*** Material shown ***

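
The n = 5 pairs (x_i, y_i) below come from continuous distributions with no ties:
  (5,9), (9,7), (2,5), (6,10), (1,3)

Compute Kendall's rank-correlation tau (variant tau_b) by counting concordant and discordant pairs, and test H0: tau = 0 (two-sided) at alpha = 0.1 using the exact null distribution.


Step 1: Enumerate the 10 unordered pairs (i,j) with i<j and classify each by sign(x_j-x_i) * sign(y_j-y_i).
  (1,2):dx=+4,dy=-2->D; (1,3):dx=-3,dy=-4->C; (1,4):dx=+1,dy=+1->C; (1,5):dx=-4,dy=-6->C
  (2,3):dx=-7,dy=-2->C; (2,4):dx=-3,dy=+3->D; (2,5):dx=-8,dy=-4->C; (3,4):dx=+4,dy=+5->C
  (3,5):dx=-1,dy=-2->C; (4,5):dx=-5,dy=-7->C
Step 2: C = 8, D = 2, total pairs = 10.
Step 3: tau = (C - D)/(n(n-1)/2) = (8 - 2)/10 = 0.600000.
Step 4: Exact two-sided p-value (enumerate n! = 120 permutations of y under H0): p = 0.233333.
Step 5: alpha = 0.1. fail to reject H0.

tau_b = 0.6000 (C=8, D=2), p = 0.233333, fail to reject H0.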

*** End of Material shown ***

Produce a word-for-word restatement of all the records.

Response to this task>
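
The n = 5 pairs (x_i, y_i) below come from continuous distributions with no ties:
  (5,9), (9,7), (2,5), (6,10), (1,3)

Compute Kendall's rank-correlation tau (variant tau_b) by counting concordant and discordant pairs, and test H0: tau = 0 (two-sided) at alpha = 0.1 using the exact null distribution.


Step 1: Enumerate the 10 unordered pairs (i,j) with i<j and classify each by sign(x_j-x_i) * sign(y_j-y_i).
  (1,2):dx=+4,dy=-2->D; (1,3):dx=-3,dy=-4->C; (1,4):dx=+1,dy=+1->C; (1,5):dx=-4,dy=-6->C
  (2,3):dx=-7,dy=-2->C; (2,4):dx=-3,dy=+3->D; (2,5):dx=-8,dy=-4->C; (3,4):dx=+4,dy=+5->C
  (3,5):dx=-1,dy=-2->C; (4,5):dx=-5,dy=-7->C
Step 2: C = 8, D = 2, total pairs = 10.
Step 3: tau = (C - D)/(n(n-1)/2) = (8 - 2)/10 = 0.600000.
Step 4: Exact two-sided p-value (enumerate n! = 120 permutations of y under H0): p = 0.233333.
Step 5: alpha = 0.1. fail to reject H0.

tau_b = 0.6000 (C=8, D=2), p = 0.233333, fail to reject H0.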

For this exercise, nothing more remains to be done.